● ACTIVITY
Would you please copy every line from the records that contains the word "aligned"?

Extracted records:

*** Block opens ***

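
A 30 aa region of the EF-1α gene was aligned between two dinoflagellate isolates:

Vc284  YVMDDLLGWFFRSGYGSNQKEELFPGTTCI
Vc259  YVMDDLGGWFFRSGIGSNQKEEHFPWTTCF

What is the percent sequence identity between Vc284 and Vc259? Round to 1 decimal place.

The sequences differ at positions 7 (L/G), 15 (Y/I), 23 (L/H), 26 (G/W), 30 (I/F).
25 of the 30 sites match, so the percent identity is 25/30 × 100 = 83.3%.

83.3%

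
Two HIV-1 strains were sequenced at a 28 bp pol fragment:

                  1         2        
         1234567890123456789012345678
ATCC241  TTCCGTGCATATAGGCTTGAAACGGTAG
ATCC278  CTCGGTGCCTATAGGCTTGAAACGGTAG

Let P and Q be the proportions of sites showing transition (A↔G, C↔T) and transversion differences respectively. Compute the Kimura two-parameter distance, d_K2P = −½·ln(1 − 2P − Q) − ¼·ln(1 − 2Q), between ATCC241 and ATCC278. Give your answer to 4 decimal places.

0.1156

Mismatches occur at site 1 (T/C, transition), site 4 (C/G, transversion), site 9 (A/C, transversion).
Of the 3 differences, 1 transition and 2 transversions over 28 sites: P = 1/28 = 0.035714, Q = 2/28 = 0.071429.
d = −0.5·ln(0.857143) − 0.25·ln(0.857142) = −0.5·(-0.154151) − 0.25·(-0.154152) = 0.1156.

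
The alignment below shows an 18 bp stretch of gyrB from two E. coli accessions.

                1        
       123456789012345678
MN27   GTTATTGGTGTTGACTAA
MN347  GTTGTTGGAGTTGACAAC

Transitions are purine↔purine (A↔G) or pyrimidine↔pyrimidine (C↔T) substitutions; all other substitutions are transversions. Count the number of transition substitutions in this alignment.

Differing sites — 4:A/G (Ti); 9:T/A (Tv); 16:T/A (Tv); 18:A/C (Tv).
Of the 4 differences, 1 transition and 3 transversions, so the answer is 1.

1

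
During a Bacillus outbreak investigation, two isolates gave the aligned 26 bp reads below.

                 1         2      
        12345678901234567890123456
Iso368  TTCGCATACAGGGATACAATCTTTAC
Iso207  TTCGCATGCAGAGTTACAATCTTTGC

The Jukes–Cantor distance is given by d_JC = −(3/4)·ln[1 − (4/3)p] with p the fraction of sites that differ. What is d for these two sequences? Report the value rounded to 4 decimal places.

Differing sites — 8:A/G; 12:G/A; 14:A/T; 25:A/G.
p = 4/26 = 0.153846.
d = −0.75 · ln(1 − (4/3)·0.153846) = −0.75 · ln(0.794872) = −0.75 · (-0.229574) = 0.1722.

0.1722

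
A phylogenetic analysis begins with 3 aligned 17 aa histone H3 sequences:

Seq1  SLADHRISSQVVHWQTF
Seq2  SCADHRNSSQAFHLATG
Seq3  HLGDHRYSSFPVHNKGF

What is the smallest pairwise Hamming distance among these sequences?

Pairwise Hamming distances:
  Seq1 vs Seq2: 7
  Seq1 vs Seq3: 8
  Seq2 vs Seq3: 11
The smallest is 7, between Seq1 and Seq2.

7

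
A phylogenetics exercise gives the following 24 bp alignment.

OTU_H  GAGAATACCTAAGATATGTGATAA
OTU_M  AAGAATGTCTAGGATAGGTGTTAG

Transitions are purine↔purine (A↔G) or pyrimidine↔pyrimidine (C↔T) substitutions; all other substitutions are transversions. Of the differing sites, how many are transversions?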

*** Block closes ***

● SOLUTION TO THIS PROBLEM
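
A 30 aa region of the EF-1α gene was aligned between two dinoflagellate isolates:
During a Bacillus outbreak investigation, two isolates gave the aligned 26 bp reads below.
A phylogenetic analysis begins with 3 aligned 17 aa histone H3 sequences: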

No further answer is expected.